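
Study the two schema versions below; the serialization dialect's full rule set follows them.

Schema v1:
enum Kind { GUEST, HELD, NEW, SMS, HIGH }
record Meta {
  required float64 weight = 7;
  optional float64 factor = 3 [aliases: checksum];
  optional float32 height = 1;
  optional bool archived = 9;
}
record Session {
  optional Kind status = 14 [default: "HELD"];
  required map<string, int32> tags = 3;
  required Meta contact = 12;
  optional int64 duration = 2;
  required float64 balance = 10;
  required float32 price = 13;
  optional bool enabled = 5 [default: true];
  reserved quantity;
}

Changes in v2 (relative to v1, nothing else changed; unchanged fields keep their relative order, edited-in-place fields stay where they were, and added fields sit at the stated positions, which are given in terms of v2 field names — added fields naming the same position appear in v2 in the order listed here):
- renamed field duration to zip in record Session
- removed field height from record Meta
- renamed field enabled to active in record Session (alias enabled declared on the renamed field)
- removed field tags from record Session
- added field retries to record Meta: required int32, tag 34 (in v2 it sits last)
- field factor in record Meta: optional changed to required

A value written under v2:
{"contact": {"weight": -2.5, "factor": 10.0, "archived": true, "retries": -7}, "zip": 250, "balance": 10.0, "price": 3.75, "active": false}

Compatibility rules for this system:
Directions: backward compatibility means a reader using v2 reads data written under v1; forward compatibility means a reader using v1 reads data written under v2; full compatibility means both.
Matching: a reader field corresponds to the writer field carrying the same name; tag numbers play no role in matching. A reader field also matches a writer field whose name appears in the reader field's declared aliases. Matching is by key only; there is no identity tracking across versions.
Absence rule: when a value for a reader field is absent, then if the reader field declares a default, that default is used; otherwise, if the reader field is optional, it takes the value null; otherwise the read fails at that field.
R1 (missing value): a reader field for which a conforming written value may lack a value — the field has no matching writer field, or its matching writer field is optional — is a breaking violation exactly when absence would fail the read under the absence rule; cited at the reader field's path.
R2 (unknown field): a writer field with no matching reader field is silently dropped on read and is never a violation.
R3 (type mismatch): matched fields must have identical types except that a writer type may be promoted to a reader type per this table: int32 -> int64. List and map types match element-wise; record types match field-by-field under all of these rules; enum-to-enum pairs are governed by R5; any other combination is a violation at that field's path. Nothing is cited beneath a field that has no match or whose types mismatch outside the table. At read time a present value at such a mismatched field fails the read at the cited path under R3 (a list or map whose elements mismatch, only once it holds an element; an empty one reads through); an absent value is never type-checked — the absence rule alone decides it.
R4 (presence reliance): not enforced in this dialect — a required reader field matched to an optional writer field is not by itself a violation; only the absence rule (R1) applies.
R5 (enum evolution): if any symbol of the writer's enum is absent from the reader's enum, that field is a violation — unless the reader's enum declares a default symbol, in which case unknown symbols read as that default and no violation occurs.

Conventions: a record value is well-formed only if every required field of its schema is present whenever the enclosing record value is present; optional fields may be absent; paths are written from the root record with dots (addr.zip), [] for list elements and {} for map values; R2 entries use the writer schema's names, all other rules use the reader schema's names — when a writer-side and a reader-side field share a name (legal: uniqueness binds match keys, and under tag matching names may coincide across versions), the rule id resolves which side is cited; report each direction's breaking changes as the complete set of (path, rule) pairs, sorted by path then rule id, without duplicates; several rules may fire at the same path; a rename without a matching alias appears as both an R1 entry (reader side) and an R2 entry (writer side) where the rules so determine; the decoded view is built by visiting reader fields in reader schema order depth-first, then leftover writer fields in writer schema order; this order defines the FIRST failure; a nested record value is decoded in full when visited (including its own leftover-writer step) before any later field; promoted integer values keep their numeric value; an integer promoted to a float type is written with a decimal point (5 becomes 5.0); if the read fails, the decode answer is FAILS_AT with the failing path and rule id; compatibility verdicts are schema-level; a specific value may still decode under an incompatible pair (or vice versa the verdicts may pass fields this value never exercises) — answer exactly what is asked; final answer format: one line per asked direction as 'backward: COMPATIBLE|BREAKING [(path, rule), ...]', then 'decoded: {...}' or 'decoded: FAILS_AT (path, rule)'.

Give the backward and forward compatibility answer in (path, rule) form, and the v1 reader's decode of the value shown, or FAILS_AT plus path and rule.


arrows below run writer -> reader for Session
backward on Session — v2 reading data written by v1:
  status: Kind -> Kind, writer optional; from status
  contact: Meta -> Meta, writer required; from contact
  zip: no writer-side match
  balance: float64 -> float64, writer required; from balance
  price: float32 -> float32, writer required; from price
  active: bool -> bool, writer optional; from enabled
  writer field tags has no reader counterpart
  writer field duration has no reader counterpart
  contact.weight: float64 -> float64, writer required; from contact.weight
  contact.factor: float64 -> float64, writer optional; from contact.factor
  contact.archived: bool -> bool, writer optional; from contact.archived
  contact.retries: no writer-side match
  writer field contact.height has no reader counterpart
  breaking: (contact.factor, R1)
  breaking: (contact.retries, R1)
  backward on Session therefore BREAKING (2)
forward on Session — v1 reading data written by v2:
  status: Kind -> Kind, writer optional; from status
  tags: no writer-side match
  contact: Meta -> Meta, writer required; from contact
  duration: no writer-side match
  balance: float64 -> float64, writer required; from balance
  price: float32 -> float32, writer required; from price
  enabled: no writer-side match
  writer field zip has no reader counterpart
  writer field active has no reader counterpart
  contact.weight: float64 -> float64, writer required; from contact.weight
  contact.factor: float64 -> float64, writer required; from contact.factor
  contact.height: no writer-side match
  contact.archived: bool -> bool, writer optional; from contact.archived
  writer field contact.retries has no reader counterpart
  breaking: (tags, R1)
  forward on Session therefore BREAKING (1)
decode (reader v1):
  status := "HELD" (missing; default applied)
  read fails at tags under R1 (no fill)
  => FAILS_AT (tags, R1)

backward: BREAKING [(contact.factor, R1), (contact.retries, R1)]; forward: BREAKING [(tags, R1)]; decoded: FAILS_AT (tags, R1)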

• _WORK TO BE COMPLETED_: Output each record above exactly, omitting nothing.

• _ANSWER SECTION_:
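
Study the two schema versions below; the serialization dialect's full rule set follows them.

Schema v1:
enum Kind { GUEST, HELD, NEW, SMS, HIGH }
record Meta {
  required float64 weight = 7;
  optional float64 factor = 3 [aliases: checksum];
  optional float32 height = 1;
  optional bool archived = 9;
}
record Session {
  optional Kind status = 14 [default: "HELD"];
  required map<string, int32> tags = 3;
  required Meta contact = 12;
  optional int64 duration = 2;
  required float64 balance = 10;
  required float32 price = 13;
  optional bool enabled = 5 [default: true];
  reserved quantity;
}

Changes in v2 (relative to v1, nothing else changed; unchanged fields keep their relative order, edited-in-place fields stay where they were, and added fields sit at the stated positions, which are given in terms of v2 field names — added fields naming the same position appear in v2 in the order listed here):
- renamed field duration to zip in record Session
- removed field height from record Meta
- renamed field enabled to active in record Session (alias enabled declared on the renamed field)
- removed field tags from record Session
- added field retries to record Meta: required int32, tag 34 (in v2 it sits last)
- field factor in record Meta: optional changed to required

A value written under v2:
{"contact": {"weight": -2.5, "factor": 10.0, "archived": true, "retries": -7}, "zip": 250, "balance": 10.0, "price": 3.75, "active": false}

Compatibility rules for this system:
Directions: backward compatibility means a reader using v2 reads data written under v1; forward compatibility means a reader using v1 reads data written under v2; full compatibility means both.
Matching: a reader field corresponds to the writer field carrying the same name; tag numbers play no role in matching. A reader field also matches a writer field whose name appears in the reader field's declared aliases. Matching is by key only; there is no identity tracking across versions.
Absence rule: when a value for a reader field is absent, then if the reader field declares a default, that default is used; otherwise, if the reader field is optional, it takes the value null; otherwise the read fails at that field.
R1 (missing value): a reader field for which a conforming written value may lack a value — the field has no matching writer field, or its matching writer field is optional — is a breaking violation exactly when absence would fail the read under the absence rule; cited at the reader field's path.
R2 (unknown field): a writer field with no matching reader field is silently dropped on read and is never a violation.
R3 (type mismatch): matched fields must have identical types except that a writer type may be promoted to a reader type per this table: int32 -> int64. List and map types match element-wise; record types match field-by-field under all of these rules; enum-to-enum pairs are governed by R5; any other combination is a violation at that field's path. Nothing is cited beneath a field that has no match or whose types mismatch outside the table. At read time a present value at such a mismatched field fails the read at the cited path under R3 (a list or map whose elements mismatch, only once it holds an element; an empty one reads through); an absent value is never type-checked — the absence rule alone decides it.
R4 (presence reliance): not enforced in this dialect — a required reader field matched to an optional writer field is not by itself a violation; only the absence rule (R1) applies.
R5 (enum evolution): if any symbol of the writer's enum is absent from the reader's enum, that field is a violation — unless the reader's enum declares a default symbol, in which case unknown symbols read as that default and no violation occurs.

Conventions: a record value is well-formed only if every required field of its schema is present whenever the enclosing record value is present; optional fields may be absent; paths are written from the root record with dots (addr.zip), [] for list elements and {} for map values; R2 entries use the writer schema's names, all other rules use the reader schema's names — when a writer-side and a reader-side field share a name (legal: uniqueness binds match keys, and under tag matching names may coincide across versions), the rule id resolves which side is cited; report each direction's breaking changes as the complete set of (path, rule) pairs, sorted by path then rule id, without duplicates; several rules may fire at the same path; a rename without a matching alias appears as both an R1 entry (reader side) and an R2 entry (writer side) where the rules so determine; the decoded view is built by visiting reader fields in reader schema order depth-first, then leftover writer fields in writer schema order; this order defines the FIRST failure; a nested record value is decoded in full when visited (including its own leftover-writer step) before any later field; promoted integer values keep their numeric value; an integer promoted to a float type is written with a decimal point (5 becomes 5.0); if the read fails, the decode answer is FAILS_AT with the failing path and rule id; compatibility verdicts are schema-level; a specific value may still decode under an incompatible pair (or vice versa the verdicts may pass fields this value never exercises) — answer exactly what is asked; final answer format: one line per asked direction as 'backward: COMPATIBLE|BREAKING [(path, rule), ...]', then 'decoded: {...}' or 'decoded: FAILS_AT (path, rule)'.

Give the backward and forward compatibility answer in (path, rule) form, and the v1 reader's decode of the value shown, or FAILS_AT plus path and rule.


arrows below run writer -> reader for Session
backward on Session — v2 reading data written by v1:
  status: Kind -> Kind, writer optional; from status
  contact: Meta -> Meta, writer required; from contact
  zip: no writer-side match
  balance: float64 -> float64, writer required; from balance
  price: float32 -> float32, writer required; from price
  active: bool -> bool, writer optional; from enabled
  writer field tags has no reader counterpart
  writer field duration has no reader counterpart
  contact.weight: float64 -> float64, writer required; from contact.weight
  contact.factor: float64 -> float64, writer optional; from contact.factor
  contact.archived: bool -> bool, writer optional; from contact.archived
  contact.retries: no writer-side match
  writer field contact.height has no reader counterpart
  breaking: (contact.factor, R1)
  breaking: (contact.retries, R1)
  backward on Session therefore BREAKING (2)
forward on Session — v1 reading data written by v2:
  status: Kind -> Kind, writer optional; from status
  tags: no writer-side match
  contact: Meta -> Meta, writer required; from contact
  duration: no writer-side match
  balance: float64 -> float64, writer required; from balance
  price: float32 -> float32, writer required; from price
  enabled: no writer-side match
  writer field zip has no reader counterpart
  writer field active has no reader counterpart
  contact.weight: float64 -> float64, writer required; from contact.weight
  contact.factor: float64 -> float64, writer required; from contact.factor
  contact.height: no writer-side match
  contact.archived: bool -> bool, writer optional; from contact.archived
  writer field contact.retries has no reader counterpart
  breaking: (tags, R1)
  forward on Session therefore BREAKING (1)
decode (reader v1):
  status := "HELD" (missing; default applied)
  read fails at tags under R1 (no fill)
  => FAILS_AT (tags, R1)

backward: BREAKING [(contact.factor, R1), (contact.retries, R1)]; forward: BREAKING [(tags, R1)]; decoded: FAILS_AT (tags, R1)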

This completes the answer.